**PROBLEM DETAILS**
Return only the stretch of the material below that begins with the line containing "- Equipment Allowance: open" and ends with the line containing "Case: Sana M.", exactly; both of those lines belong to it.

**RECORDS SHOWN**

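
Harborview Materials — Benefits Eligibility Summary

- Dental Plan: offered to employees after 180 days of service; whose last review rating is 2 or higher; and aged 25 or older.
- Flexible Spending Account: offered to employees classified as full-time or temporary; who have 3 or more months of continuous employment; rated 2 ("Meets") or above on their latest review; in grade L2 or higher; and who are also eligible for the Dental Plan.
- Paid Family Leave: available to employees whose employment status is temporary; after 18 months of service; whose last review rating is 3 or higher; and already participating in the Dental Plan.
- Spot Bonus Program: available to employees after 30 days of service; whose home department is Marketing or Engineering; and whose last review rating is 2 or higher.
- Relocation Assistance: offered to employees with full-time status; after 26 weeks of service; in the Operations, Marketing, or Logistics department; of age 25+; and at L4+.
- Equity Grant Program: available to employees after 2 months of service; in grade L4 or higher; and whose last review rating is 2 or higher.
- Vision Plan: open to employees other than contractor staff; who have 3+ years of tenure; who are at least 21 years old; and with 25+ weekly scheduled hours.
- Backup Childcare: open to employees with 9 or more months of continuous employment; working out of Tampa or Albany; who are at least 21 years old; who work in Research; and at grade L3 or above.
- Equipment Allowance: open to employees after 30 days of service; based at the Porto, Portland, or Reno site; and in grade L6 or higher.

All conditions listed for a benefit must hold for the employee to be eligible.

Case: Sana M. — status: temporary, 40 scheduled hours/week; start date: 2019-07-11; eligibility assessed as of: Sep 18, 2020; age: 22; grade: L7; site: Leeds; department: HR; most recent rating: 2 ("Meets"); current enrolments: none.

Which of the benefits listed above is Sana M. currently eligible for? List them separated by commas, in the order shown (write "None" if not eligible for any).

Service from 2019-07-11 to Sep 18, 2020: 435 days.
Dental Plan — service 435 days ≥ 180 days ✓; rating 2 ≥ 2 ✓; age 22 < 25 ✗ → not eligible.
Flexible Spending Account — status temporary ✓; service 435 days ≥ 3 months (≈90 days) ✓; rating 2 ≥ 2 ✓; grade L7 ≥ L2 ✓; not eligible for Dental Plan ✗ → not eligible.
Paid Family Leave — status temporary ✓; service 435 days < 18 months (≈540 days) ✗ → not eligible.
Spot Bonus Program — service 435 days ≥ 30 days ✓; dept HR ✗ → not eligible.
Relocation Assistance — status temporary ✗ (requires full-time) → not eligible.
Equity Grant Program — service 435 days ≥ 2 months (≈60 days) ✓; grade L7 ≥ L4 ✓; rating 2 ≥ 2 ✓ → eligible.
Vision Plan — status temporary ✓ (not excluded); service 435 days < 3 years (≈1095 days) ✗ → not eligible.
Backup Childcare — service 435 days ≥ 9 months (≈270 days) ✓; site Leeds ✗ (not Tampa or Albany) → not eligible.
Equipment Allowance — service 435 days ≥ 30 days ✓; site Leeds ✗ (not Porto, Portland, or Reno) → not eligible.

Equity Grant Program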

**WORKED SOLUTION**
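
- Equipment Allowance: open to employees after 30 days of service; based at the Porto, Portland, or Reno site; and in grade L6 or higher.

All conditions listed for a benefit must hold for the employee to be eligible.

Case: Sana M. — status: temporary, 40 scheduled hours/week; start date: 2019-07-11; eligibility assessed as of: Sep 18, 2020; age: 22; grade: L7; site: Leeds; department: HR; most recent rating: 2 ("Meets"); current enrolments: none.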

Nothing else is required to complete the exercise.